# PROBLEM STATEMENT:
What you give back should match the records word for word.

# RECORDS SHOWN:
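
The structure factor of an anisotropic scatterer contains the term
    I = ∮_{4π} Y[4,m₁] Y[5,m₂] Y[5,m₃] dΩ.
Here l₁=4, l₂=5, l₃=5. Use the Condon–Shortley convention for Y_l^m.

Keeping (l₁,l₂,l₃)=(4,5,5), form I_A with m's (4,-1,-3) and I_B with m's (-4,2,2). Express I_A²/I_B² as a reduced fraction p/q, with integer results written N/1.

Same 4,5,5: normalisation and zero-m 3j drop out of the ratio.
A: Δ: 4! 4! 6! / 15! → 1/3153150; sum: t=0:+1/27648 = 1/27648; 3j²(4 5 5; 4 -1 -3) = Δ·Π!·Σ² = 10/429  (sign +1)
B: Δ: 4! 4! 6! / 15! → 1/3153150; sum: t=4:+1/20736 = 1/20736; 3j²(4 5 5; -4 2 2) = Δ·Π!·Σ² = 35/1287  (sign -1)
I_A²/I_B² = (10/429)/(35/1287) = 6/7

6/7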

# ANSWER TO THIS EXERCISE:
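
The structure factor of an anisotropic scatterer contains the term
    I = ∮_{4π} Y[4,m₁] Y[5,m₂] Y[5,m₃] dΩ.
Here l₁=4, l₂=5, l₃=5. Use the Condon–Shortley convention for Y_l^m.

Keeping (l₁,l₂,l₃)=(4,5,5), form I_A with m's (4,-1,-3) and I_B with m's (-4,2,2). Express I_A²/I_B² as a reduced fraction p/q, with integer results written N/1.

Same 4,5,5: normalisation and zero-m 3j drop out of the ratio.
A: Δ: 4! 4! 6! / 15! → 1/3153150; sum: t=0:+1/27648 = 1/27648; 3j²(4 5 5; 4 -1 -3) = Δ·Π!·Σ² = 10/429  (sign +1)
B: Δ: 4! 4! 6! / 15! → 1/3153150; sum: t=4:+1/20736 = 1/20736; 3j²(4 5 5; -4 2 2) = Δ·Π!·Σ² = 35/1287  (sign -1)
I_A²/I_B² = (10/429)/(35/1287) = 6/7

6/7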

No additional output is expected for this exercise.